## Exercise
This exercise calls for every record to be set down exactly.

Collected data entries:

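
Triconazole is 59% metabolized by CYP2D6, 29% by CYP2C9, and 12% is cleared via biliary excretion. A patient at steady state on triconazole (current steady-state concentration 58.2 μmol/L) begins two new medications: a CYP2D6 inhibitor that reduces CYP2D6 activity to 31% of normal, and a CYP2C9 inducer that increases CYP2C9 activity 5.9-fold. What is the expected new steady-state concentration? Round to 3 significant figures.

28.9 μmol/L

The CYP2D6 pathway (59% of clearance) drops to 0.31× activity: 0.59 × 0.31 = 0.1829.
The CYP2C9 pathway (29% of clearance) is boosted to 5.9× activity: 0.29 × 5.9 = 1.711.
Non-CYP routes (12%) are unchanged.
New clearance relative to baseline: 0.1829 + 1.711 + 0.12 = 2.0139.
Dividing the baseline by the relative clearance: 58.2 / 2.0139 = 28.9 μmol/L.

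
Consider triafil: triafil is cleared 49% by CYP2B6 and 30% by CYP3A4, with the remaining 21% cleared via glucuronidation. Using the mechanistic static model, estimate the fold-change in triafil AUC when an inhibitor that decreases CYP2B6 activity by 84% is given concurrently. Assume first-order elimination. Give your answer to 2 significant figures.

The CYP2B6 pathway (49% of clearance) drops to 0.16× activity: 0.49 × 0.16 = 0.0784.
CYP3A4 (30%) and the residual 21% are unaffected.
CL_new/CL_old = 0.0784 + 0.3 + 0.21 = 0.5884.
AUC is inversely proportional to clearance, so the fold-change is 1 / 0.5884 = 1.7.

1.7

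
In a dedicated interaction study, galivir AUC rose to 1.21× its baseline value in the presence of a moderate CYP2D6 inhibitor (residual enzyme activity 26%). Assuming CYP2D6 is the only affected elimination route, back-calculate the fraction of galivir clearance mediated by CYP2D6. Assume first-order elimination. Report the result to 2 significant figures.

0.23

Call the CYP2D6 fraction fm. After the interaction, CL_new/CL_old = fm × 0.26 + (1 − fm).
AUC ratio = 1 / (new CL fraction), so new CL fraction = 1 / 1.21 = 0.8264.
fm × 0.26 + 1 − fm = 0.8264  ⇒  fm × (0.26 − 1) = −0.1736  ⇒  fm = 0.23.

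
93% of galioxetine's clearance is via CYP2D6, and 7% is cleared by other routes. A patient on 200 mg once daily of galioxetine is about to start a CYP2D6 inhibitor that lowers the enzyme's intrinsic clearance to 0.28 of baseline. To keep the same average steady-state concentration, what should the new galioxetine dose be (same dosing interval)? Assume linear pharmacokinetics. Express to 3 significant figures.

The CYP2D6 pathway (93% of clearance) is reduced to 0.28× activity: 0.93 × 0.28 = 0.2604.
The remaining 7% of clearance is unaffected.
Relative clearance = 0.2604 + 0.07 = 0.3304.
Css,avg = (dose rate)/CL, so holding Css fixed requires dose ∝ CL: 200 × 0.3304 = 66.1 mg.

66.1 mg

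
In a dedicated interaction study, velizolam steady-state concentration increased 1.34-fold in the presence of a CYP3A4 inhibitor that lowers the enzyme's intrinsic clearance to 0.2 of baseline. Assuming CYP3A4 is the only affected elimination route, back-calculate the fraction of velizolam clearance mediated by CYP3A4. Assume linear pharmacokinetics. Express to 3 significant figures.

Call the CYP3A4 fraction fm. After the interaction, CL_new/CL_old = fm × 0.2 + (1 − fm).
Steady-state concentration ratio = 1 / (new CL fraction), so new CL fraction = 1 / 1.34 = 0.7463.
fm × 0.2 + 1 − fm = 0.7463  ⇒  fm × (0.2 − 1) = −0.2537  ⇒  fm = 0.317.

0.317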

## Finished task
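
Triconazole is 59% metabolized by CYP2D6, 29% by CYP2C9, and 12% is cleared via biliary excretion. A patient at steady state on triconazole (current steady-state concentration 58.2 μmol/L) begins two new medications: a CYP2D6 inhibitor that reduces CYP2D6 activity to 31% of normal, and a CYP2C9 inducer that increases CYP2C9 activity 5.9-fold. What is the expected new steady-state concentration? Round to 3 significant figures.

28.9 μmol/L

The CYP2D6 pathway (59% of clearance) drops to 0.31× activity: 0.59 × 0.31 = 0.1829.
The CYP2C9 pathway (29% of clearance) is boosted to 5.9× activity: 0.29 × 5.9 = 1.711.
Non-CYP routes (12%) are unchanged.
New clearance relative to baseline: 0.1829 + 1.711 + 0.12 = 2.0139.
Dividing the baseline by the relative clearance: 58.2 / 2.0139 = 28.9 μmol/L.

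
Consider triafil: triafil is cleared 49% by CYP2B6 and 30% by CYP3A4, with the remaining 21% cleared via glucuronidation. Using the mechanistic static model, estimate the fold-change in triafil AUC when an inhibitor that decreases CYP2B6 activity by 84% is given concurrently. Assume first-order elimination. Give your answer to 2 significant figures.

The CYP2B6 pathway (49% of clearance) drops to 0.16× activity: 0.49 × 0.16 = 0.0784.
CYP3A4 (30%) and the residual 21% are unaffected.
CL_new/CL_old = 0.0784 + 0.3 + 0.21 = 0.5884.
AUC is inversely proportional to clearance, so the fold-change is 1 / 0.5884 = 1.7.

1.7

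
In a dedicated interaction study, galivir AUC rose to 1.21× its baseline value in the presence of a moderate CYP2D6 inhibitor (residual enzyme activity 26%). Assuming CYP2D6 is the only affected elimination route, back-calculate the fraction of galivir clearance mediated by CYP2D6. Assume first-order elimination. Report the result to 2 significant figures.

0.23

Call the CYP2D6 fraction fm. After the interaction, CL_new/CL_old = fm × 0.26 + (1 − fm).
AUC ratio = 1 / (new CL fraction), so new CL fraction = 1 / 1.21 = 0.8264.
fm × 0.26 + 1 − fm = 0.8264  ⇒  fm × (0.26 − 1) = −0.1736  ⇒  fm = 0.23.

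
93% of galioxetine's clearance is via CYP2D6, and 7% is cleared by other routes. A patient on 200 mg once daily of galioxetine is about to start a CYP2D6 inhibitor that lowers the enzyme's intrinsic clearance to 0.28 of baseline. To keep the same average steady-state concentration, what should the new galioxetine dose be (same dosing interval)? Assume linear pharmacokinetics. Express to 3 significant figures.

The CYP2D6 pathway (93% of clearance) is reduced to 0.28× activity: 0.93 × 0.28 = 0.2604.
The remaining 7% of clearance is unaffected.
Relative clearance = 0.2604 + 0.07 = 0.3304.
Css,avg = (dose rate)/CL, so holding Css fixed requires dose ∝ CL: 200 × 0.3304 = 66.1 mg.

66.1 mg

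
In a dedicated interaction study, velizolam steady-state concentration increased 1.34-fold in the presence of a CYP3A4 inhibitor that lowers the enzyme's intrinsic clearance to 0.2 of baseline. Assuming CYP3A4 is the only affected elimination route, back-calculate the fraction of velizolam clearance mediated by CYP3A4. Assume linear pharmacokinetics. Express to 3 significant figures.

Call the CYP3A4 fraction fm. After the interaction, CL_new/CL_old = fm × 0.2 + (1 − fm).
Steady-state concentration ratio = 1 / (new CL fraction), so new CL fraction = 1 / 1.34 = 0.7463.
fm × 0.2 + 1 − fm = 0.7463  ⇒  fm × (0.2 − 1) = −0.2537  ⇒  fm = 0.317.

0.317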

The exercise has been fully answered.